> **TO DO**:
Each record beneath this sentence is to be transcribed exactly as it reads.

> **DATASET ENTRIES**:
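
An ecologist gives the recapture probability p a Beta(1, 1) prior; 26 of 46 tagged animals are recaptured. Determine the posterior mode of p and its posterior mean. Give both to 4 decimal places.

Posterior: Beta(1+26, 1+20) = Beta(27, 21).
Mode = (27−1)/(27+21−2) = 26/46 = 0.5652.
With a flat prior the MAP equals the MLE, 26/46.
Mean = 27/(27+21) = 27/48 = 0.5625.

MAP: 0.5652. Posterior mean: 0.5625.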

> **ANSWER BOX**:
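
An ecologist gives the recapture probability p a Beta(1, 1) prior; 26 of 46 tagged animals are recaptured. Determine the posterior mode of p and its posterior mean. Give both to 4 decimal places.

Posterior: Beta(1+26, 1+20) = Beta(27, 21).
Mode = (27−1)/(27+21−2) = 26/46 = 0.5652.
With a flat prior the MAP equals the MLE, 26/46.
Mean = 27/(27+21) = 27/48 = 0.5625.

MAP: 0.5652. Posterior mean: 0.5625.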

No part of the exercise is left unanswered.